### Given records

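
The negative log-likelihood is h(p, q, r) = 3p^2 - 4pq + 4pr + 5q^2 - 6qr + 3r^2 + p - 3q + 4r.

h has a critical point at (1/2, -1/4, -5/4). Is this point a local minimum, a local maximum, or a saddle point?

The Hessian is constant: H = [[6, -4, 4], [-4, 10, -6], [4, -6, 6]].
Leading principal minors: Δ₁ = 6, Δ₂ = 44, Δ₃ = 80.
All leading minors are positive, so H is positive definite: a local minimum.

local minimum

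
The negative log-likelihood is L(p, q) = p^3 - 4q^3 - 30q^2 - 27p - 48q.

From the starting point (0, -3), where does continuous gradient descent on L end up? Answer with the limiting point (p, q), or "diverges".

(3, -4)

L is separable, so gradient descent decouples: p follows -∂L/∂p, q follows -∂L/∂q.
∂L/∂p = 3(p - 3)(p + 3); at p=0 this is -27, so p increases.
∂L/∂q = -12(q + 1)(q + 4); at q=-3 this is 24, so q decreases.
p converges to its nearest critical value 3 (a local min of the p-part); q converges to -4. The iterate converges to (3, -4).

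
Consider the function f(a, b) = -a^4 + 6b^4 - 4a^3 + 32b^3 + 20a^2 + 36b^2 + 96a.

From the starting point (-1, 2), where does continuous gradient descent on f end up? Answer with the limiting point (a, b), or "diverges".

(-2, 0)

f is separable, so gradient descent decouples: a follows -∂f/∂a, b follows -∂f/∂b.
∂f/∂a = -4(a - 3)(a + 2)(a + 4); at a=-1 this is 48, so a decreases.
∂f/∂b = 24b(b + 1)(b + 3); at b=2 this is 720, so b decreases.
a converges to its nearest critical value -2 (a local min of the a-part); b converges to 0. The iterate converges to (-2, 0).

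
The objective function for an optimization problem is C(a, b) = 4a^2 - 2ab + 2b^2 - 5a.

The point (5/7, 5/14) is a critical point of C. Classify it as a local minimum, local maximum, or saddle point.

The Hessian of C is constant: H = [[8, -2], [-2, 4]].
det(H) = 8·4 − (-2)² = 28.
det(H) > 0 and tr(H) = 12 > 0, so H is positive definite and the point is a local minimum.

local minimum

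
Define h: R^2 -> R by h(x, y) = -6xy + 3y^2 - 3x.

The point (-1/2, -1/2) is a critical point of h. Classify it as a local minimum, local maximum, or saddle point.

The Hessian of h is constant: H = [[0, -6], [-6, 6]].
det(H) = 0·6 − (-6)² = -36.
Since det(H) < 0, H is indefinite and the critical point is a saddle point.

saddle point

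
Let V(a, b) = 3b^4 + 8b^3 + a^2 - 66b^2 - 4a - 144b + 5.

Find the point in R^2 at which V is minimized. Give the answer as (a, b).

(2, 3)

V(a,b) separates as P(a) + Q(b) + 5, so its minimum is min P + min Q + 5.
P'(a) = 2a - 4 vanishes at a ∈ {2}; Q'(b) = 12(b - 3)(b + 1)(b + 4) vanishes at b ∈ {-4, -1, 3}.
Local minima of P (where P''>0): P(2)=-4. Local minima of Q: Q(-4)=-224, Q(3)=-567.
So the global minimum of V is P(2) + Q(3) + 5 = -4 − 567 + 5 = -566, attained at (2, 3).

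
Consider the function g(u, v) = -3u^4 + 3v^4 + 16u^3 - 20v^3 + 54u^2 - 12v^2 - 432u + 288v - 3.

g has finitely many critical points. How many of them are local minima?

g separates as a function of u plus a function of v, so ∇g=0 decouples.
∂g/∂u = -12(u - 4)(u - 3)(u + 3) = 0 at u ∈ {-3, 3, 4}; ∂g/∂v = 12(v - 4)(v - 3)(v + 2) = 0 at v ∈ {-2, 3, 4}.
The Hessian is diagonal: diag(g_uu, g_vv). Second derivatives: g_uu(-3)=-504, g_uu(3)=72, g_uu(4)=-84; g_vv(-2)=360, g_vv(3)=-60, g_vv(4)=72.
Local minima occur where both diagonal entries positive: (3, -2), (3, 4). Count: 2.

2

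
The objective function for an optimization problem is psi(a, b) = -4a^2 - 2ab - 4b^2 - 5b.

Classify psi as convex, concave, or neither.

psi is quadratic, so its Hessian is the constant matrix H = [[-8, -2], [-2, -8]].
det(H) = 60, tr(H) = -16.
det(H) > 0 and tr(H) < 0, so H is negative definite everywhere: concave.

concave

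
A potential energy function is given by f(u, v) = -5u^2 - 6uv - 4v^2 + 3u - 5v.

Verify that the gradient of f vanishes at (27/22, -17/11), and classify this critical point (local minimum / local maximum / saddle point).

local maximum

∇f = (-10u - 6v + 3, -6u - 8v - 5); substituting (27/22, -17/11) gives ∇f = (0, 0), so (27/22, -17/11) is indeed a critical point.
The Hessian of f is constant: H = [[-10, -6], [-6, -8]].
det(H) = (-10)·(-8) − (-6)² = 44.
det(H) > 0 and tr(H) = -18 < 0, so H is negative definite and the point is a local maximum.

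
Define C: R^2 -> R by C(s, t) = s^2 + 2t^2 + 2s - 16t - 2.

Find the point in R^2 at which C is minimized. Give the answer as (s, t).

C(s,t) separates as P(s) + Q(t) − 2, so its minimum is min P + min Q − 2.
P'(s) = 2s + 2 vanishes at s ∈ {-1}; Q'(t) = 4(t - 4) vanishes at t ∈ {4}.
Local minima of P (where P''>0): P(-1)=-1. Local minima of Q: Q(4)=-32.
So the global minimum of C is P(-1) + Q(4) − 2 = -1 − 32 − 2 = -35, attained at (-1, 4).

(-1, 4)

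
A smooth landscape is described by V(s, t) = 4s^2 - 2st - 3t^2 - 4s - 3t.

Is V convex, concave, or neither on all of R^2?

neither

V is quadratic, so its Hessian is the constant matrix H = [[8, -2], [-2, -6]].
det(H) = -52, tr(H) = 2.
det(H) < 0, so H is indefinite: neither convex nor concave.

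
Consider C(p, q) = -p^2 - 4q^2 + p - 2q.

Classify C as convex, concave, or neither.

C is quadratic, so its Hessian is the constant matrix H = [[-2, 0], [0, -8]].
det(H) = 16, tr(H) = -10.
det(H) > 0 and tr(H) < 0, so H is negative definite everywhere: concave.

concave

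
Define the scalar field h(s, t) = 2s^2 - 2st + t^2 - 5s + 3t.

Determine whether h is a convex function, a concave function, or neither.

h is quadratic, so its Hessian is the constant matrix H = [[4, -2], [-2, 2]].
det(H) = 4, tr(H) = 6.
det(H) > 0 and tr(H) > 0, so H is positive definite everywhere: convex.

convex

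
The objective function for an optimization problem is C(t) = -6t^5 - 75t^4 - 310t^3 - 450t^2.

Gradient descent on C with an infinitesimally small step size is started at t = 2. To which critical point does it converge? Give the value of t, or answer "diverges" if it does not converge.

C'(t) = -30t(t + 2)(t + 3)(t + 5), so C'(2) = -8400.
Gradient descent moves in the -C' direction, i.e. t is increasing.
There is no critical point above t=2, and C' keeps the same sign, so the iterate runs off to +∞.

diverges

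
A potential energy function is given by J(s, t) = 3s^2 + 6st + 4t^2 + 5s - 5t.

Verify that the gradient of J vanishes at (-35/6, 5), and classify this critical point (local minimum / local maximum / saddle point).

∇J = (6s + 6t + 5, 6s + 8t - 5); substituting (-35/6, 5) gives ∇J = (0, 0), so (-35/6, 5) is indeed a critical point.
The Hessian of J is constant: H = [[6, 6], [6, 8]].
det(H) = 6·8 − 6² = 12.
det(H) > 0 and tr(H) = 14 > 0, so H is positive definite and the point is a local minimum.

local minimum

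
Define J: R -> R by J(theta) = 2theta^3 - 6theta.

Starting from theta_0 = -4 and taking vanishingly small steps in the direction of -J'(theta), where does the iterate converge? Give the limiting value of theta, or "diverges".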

### Prompt
All lines holding the word "problem" must be found in the listing and copied.

### Written solution
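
The objective function for an optimization problem is C(a, b) = 4a^2 - 2ab + 2b^2 - 5a.
The objective function for an optimization problem is psi(a, b) = -4a^2 - 2ab - 4b^2 - 5b.
The objective function for an optimization problem is C(t) = -6t^5 - 75t^4 - 310t^3 - 450t^2.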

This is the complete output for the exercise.